_Description of the task:_
In the entries below, find each line with the word "give" and return it.

Saved entries
=====
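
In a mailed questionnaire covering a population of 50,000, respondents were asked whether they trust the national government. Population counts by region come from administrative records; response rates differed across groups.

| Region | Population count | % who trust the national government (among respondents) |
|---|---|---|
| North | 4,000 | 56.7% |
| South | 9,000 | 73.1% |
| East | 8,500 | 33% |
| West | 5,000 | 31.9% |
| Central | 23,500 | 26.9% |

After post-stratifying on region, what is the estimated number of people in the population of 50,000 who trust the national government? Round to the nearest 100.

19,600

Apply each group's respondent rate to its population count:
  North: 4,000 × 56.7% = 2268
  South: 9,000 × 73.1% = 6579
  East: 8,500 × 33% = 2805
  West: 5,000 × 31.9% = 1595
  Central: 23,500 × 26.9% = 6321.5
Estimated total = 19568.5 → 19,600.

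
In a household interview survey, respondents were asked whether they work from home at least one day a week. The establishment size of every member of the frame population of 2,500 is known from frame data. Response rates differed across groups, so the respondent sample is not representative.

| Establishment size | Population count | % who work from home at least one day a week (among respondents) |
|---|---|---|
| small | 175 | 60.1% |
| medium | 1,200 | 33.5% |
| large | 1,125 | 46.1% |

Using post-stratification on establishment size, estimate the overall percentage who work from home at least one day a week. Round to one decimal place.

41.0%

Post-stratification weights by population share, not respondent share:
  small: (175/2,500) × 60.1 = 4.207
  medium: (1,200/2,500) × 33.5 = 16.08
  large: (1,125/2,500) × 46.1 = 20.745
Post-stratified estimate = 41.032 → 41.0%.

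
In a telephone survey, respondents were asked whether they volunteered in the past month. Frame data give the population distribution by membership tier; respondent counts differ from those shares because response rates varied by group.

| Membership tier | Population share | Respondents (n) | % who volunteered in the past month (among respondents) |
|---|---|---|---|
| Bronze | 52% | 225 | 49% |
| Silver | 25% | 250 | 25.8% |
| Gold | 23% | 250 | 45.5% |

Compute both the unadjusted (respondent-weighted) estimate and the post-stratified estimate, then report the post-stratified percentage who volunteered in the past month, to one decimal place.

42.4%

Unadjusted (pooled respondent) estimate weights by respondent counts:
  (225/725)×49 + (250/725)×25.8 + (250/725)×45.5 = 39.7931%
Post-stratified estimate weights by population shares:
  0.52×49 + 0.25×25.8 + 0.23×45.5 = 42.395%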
=====
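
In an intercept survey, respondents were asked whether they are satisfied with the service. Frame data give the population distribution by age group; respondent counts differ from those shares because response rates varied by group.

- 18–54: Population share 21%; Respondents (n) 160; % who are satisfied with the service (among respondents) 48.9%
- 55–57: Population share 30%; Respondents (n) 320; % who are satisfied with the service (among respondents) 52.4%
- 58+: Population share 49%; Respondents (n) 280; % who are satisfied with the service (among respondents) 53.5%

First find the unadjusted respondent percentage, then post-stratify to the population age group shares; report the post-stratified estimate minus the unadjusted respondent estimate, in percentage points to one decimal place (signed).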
=====
_Written solution:_
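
In a telephone survey, respondents were asked whether they volunteered in the past month. Frame data give the population distribution by membership tier; respondent counts differ from those shares because response rates varied by group.
In an intercept survey, respondents were asked whether they are satisfied with the service. Frame data give the population distribution by age group; respondent counts differ from those shares because response rates varied by group.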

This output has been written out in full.